Your assignment: Scan the entries that follow and give only the number of lines containing "Universes".

-------- Exercise inputs

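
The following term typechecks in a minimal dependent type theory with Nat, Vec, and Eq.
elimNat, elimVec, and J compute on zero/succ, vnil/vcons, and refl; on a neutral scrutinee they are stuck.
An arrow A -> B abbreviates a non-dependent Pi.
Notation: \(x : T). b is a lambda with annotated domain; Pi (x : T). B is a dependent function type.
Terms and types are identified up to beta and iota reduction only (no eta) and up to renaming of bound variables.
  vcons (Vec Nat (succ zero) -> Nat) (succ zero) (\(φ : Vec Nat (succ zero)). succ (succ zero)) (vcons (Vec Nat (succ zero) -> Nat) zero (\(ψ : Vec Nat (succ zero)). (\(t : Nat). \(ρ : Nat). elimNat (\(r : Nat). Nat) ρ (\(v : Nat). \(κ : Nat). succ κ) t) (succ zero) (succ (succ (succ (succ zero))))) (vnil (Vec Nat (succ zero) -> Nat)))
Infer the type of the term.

type:
  Vec (Vec Nat (succ zero) -> Nat) (succ (succ zero))


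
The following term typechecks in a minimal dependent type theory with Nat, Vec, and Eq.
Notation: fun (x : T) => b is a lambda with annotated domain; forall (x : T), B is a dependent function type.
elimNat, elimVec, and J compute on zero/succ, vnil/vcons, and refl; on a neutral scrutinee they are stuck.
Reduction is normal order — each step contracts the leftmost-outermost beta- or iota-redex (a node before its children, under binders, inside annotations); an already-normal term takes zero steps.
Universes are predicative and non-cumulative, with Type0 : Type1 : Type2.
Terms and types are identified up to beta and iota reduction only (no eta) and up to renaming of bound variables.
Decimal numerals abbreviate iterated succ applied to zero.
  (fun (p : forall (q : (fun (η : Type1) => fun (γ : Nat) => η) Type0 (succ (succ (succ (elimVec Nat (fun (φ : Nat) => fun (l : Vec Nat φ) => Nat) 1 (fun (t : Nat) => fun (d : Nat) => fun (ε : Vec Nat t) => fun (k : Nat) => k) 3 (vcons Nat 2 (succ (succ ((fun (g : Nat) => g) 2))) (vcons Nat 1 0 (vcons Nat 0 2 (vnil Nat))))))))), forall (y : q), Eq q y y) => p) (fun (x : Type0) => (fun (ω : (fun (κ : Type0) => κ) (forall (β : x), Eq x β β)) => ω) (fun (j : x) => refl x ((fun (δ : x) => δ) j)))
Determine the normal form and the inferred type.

resulting normal form:
  fun (p : Type0) => fun (q : p) => refl p q
type:
  forall (p : Type0), forall (q : p), Eq p q q


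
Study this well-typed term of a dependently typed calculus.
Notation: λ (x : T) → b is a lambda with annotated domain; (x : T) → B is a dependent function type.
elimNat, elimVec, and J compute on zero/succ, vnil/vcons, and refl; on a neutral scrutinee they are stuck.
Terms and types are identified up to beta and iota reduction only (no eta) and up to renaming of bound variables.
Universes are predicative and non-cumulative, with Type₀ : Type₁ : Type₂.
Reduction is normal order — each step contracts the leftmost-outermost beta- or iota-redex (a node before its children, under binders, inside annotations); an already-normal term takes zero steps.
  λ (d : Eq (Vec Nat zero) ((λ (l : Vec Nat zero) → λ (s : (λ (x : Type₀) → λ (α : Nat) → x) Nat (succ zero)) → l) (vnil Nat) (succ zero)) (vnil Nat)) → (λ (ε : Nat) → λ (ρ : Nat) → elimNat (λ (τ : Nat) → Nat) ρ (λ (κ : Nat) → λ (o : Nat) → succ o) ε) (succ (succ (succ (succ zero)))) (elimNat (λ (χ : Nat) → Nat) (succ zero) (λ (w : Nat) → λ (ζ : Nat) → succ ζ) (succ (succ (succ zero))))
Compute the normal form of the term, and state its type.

reduced normal form:
  λ (d : Eq (Vec Nat zero) (vnil Nat) (vnil Nat)) → succ (succ (succ (succ (succ (succ (succ (succ zero)))))))
type:
  (d : Eq (Vec Nat zero) (vnil Nat) (vnil Nat)) → Nat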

----------------

The completed task: 2